◆ **Dataset extract**:

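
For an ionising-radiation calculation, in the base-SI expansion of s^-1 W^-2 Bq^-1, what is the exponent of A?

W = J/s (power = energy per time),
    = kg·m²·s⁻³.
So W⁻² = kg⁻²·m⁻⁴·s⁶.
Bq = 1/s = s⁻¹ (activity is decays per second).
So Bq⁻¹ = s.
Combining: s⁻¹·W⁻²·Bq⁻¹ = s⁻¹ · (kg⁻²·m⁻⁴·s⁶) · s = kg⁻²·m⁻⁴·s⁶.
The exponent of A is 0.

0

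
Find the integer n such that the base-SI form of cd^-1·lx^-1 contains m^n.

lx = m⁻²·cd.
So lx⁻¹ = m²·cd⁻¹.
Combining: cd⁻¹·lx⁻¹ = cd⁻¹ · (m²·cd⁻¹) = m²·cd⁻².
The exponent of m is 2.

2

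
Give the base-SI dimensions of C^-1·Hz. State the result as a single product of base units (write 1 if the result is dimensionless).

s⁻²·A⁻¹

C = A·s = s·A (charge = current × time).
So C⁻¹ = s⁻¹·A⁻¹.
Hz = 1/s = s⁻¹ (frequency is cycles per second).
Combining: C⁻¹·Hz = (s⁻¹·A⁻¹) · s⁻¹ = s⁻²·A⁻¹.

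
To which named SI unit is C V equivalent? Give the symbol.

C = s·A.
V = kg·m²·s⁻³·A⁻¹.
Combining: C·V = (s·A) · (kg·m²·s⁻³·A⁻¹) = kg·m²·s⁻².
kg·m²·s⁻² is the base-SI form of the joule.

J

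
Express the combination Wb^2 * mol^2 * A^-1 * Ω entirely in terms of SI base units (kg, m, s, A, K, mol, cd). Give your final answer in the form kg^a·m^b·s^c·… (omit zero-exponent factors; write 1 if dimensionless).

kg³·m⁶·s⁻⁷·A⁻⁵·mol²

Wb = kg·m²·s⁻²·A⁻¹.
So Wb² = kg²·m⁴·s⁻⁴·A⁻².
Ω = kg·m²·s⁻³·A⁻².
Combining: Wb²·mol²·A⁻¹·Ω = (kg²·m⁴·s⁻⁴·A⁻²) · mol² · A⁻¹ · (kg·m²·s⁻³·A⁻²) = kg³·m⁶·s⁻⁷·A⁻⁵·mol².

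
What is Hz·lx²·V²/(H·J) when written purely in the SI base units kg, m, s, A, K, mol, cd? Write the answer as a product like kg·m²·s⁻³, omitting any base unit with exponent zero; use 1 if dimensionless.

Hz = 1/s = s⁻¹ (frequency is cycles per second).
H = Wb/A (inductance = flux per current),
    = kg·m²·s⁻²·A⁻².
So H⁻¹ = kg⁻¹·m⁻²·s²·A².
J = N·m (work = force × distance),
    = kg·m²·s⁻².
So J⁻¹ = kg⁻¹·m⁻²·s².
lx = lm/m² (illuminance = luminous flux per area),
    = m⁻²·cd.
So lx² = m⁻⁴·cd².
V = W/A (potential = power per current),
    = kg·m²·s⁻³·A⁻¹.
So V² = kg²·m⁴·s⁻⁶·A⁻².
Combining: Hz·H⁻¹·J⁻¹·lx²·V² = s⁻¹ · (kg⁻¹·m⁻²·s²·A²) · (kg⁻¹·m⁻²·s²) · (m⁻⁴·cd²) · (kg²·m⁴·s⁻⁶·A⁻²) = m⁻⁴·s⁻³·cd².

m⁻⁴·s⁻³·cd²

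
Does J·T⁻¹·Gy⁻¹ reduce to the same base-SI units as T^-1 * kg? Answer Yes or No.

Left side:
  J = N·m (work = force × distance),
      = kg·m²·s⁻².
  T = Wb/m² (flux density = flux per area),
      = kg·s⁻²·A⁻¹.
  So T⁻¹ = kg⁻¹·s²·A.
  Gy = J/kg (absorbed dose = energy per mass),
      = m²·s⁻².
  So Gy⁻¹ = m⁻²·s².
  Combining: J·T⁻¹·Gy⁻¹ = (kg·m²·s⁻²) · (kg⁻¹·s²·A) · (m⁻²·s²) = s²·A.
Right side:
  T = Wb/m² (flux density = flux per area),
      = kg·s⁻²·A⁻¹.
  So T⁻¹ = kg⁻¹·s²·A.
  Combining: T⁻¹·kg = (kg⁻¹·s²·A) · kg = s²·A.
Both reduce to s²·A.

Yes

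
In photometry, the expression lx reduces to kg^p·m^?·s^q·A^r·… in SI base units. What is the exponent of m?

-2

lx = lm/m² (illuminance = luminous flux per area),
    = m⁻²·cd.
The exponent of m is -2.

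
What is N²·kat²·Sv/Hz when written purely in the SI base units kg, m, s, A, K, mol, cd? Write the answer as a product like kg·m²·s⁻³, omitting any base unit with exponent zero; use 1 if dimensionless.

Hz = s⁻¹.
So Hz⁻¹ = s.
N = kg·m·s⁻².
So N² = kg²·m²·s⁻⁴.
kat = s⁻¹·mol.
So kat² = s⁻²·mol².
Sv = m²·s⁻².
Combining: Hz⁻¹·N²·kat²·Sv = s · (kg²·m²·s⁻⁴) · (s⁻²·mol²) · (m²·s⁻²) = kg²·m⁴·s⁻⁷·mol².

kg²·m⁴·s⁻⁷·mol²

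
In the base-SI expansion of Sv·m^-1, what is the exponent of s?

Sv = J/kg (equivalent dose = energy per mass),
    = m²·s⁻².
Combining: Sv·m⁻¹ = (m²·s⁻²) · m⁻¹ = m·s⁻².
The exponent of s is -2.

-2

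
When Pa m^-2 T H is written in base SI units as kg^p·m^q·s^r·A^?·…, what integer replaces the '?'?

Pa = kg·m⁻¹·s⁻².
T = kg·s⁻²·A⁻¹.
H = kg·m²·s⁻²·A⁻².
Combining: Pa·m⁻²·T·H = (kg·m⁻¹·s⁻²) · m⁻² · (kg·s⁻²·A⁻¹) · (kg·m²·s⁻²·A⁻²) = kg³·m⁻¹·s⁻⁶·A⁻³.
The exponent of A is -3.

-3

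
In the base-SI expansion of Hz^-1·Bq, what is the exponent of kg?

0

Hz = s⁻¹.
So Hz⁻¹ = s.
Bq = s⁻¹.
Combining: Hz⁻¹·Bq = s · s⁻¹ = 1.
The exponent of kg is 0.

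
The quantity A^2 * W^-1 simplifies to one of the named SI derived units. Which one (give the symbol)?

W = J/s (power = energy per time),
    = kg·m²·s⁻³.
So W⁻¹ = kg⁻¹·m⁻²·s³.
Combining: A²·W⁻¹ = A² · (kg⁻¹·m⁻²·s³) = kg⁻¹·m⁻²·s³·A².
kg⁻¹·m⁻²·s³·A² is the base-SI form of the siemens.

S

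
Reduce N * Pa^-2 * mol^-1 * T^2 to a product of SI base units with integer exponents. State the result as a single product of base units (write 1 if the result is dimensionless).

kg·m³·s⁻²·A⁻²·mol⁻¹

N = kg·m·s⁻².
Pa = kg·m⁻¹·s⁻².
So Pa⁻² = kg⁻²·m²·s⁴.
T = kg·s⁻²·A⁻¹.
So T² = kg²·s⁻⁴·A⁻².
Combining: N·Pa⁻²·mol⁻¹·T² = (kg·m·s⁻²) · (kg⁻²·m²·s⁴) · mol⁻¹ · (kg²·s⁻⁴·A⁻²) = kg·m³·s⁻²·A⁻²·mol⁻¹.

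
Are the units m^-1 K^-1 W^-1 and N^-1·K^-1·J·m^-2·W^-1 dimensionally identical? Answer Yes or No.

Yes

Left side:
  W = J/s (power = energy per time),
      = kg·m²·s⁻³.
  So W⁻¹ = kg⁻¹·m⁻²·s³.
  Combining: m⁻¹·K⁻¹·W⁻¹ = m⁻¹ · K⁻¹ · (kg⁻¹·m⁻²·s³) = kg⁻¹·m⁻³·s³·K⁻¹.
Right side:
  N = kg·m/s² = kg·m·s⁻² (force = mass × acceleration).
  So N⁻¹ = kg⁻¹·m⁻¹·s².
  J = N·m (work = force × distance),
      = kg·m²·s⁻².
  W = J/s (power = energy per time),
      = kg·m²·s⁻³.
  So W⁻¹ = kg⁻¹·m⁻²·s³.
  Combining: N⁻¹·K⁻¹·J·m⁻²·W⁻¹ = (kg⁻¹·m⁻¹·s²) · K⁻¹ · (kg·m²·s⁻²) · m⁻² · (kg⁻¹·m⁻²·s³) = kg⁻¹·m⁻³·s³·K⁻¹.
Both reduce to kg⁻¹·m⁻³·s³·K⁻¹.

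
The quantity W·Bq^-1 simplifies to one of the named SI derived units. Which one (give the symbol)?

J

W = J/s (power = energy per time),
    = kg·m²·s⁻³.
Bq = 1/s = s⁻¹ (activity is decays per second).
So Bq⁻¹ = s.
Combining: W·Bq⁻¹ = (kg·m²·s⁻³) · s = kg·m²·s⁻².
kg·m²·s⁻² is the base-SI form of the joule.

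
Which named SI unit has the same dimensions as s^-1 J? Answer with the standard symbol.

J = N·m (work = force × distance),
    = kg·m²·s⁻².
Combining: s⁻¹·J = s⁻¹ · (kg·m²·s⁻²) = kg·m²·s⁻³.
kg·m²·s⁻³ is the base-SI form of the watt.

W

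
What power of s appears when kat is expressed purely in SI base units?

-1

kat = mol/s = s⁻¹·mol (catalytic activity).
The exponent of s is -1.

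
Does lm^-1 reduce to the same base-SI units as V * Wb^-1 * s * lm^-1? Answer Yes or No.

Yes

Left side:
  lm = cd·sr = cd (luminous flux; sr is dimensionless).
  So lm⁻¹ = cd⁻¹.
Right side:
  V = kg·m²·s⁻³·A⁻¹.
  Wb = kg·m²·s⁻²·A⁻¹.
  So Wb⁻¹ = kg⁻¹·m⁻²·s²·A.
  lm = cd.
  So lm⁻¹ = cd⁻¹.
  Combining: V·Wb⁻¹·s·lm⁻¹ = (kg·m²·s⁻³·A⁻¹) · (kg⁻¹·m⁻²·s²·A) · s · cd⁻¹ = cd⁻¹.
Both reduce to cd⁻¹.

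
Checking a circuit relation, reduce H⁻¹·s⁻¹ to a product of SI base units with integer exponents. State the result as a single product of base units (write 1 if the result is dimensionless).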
* * *
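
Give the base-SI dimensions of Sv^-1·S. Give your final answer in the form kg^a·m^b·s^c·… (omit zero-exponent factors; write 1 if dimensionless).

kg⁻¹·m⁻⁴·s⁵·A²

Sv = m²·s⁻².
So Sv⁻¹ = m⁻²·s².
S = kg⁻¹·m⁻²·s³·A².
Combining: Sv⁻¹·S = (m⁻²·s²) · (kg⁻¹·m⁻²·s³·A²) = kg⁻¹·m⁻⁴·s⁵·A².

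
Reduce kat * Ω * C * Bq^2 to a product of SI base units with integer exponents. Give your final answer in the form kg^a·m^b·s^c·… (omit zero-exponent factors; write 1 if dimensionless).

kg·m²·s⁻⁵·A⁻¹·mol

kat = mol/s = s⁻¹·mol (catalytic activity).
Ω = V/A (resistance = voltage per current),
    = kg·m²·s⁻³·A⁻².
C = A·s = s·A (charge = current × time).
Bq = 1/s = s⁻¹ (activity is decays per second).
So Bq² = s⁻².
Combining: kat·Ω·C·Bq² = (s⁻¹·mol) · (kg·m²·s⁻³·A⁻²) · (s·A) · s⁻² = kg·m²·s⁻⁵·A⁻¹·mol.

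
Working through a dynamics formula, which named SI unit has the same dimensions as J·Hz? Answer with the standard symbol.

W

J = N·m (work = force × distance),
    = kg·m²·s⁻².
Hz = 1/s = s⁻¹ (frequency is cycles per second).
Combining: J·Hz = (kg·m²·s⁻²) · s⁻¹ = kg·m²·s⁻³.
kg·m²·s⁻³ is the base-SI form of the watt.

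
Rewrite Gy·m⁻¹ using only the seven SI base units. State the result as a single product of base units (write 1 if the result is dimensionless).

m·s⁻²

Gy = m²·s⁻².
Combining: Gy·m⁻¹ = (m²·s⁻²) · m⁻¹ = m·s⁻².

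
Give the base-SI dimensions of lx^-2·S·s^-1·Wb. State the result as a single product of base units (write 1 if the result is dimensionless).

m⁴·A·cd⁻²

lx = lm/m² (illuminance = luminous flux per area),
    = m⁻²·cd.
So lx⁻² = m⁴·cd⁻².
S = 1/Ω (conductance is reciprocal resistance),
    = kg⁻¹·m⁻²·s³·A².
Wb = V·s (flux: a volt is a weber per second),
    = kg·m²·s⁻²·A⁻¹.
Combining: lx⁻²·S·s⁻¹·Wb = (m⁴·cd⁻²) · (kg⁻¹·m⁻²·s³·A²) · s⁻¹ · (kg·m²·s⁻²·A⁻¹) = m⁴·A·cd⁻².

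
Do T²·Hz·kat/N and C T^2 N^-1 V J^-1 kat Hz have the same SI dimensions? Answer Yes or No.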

◆ **Action item**:
Looking at the data above, write out exactly the lines that start at the one containing "Does lm^-1 reduce" and end at the one containing "Checking a circuit"; include both and nothing beyond.

◆ **Result of this exercise**:
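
Does lm^-1 reduce to the same base-SI units as V * Wb^-1 * s * lm^-1? Answer Yes or No.

Yes

Left side:
  lm = cd·sr = cd (luminous flux; sr is dimensionless).
  So lm⁻¹ = cd⁻¹.
Right side:
  V = kg·m²·s⁻³·A⁻¹.
  Wb = kg·m²·s⁻²·A⁻¹.
  So Wb⁻¹ = kg⁻¹·m⁻²·s²·A.
  lm = cd.
  So lm⁻¹ = cd⁻¹.
  Combining: V·Wb⁻¹·s·lm⁻¹ = (kg·m²·s⁻³·A⁻¹) · (kg⁻¹·m⁻²·s²·A) · s · cd⁻¹ = cd⁻¹.
Both reduce to cd⁻¹.

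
Checking a circuit relation, reduce H⁻¹·s⁻¹ to a product of SI base units with integer exponents. State the result as a single product of base units (write 1 if the result is dimensionless).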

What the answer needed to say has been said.